*** Opening ENTRIES SUPPLIED ***
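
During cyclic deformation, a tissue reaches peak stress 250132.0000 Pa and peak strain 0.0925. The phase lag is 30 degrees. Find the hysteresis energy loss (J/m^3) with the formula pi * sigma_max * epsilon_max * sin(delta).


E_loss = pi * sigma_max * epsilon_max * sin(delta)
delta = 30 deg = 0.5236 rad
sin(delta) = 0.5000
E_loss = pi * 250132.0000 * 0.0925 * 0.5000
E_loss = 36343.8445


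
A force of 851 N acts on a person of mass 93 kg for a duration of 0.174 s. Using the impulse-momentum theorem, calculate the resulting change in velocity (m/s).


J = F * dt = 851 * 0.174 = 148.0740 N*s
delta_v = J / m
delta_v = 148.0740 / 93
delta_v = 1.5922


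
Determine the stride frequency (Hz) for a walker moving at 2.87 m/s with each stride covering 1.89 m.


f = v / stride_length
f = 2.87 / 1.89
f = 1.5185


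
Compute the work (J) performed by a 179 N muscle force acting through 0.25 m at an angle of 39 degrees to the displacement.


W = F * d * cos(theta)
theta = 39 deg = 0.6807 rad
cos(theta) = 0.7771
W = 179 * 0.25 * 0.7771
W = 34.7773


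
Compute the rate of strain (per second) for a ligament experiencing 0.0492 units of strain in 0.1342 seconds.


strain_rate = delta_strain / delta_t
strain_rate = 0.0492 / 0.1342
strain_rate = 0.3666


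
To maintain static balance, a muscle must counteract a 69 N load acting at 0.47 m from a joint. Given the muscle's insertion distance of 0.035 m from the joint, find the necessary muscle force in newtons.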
*** Closing ENTRIES SUPPLIED ***
» **TASK DIRECTIONS**
Give back every record exactly.

» **ANSWER SPACE**
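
During cyclic deformation, a tissue reaches peak stress 250132.0000 Pa and peak strain 0.0925. The phase lag is 30 degrees. Find the hysteresis energy loss (J/m^3) with the formula pi * sigma_max * epsilon_max * sin(delta).


E_loss = pi * sigma_max * epsilon_max * sin(delta)
delta = 30 deg = 0.5236 rad
sin(delta) = 0.5000
E_loss = pi * 250132.0000 * 0.0925 * 0.5000
E_loss = 36343.8445


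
A force of 851 N acts on a person of mass 93 kg for a duration of 0.174 s. Using the impulse-momentum theorem, calculate the resulting change in velocity (m/s).


J = F * dt = 851 * 0.174 = 148.0740 N*s
delta_v = J / m
delta_v = 148.0740 / 93
delta_v = 1.5922


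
Determine the stride frequency (Hz) for a walker moving at 2.87 m/s with each stride covering 1.89 m.


f = v / stride_length
f = 2.87 / 1.89
f = 1.5185


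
Compute the work (J) performed by a 179 N muscle force acting through 0.25 m at an angle of 39 degrees to the displacement.


W = F * d * cos(theta)
theta = 39 deg = 0.6807 rad
cos(theta) = 0.7771
W = 179 * 0.25 * 0.7771
W = 34.7773


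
Compute the rate of strain (per second) for a ligament experiencing 0.0492 units of strain in 0.1342 seconds.


strain_rate = delta_strain / delta_t
strain_rate = 0.0492 / 0.1342
strain_rate = 0.3666


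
To maintain static balance, a muscle must counteract a 69 N load acting at 0.47 m from a joint. Given the muscle's insertion distance of 0.035 m from the joint, find the necessary muscle force in newtons.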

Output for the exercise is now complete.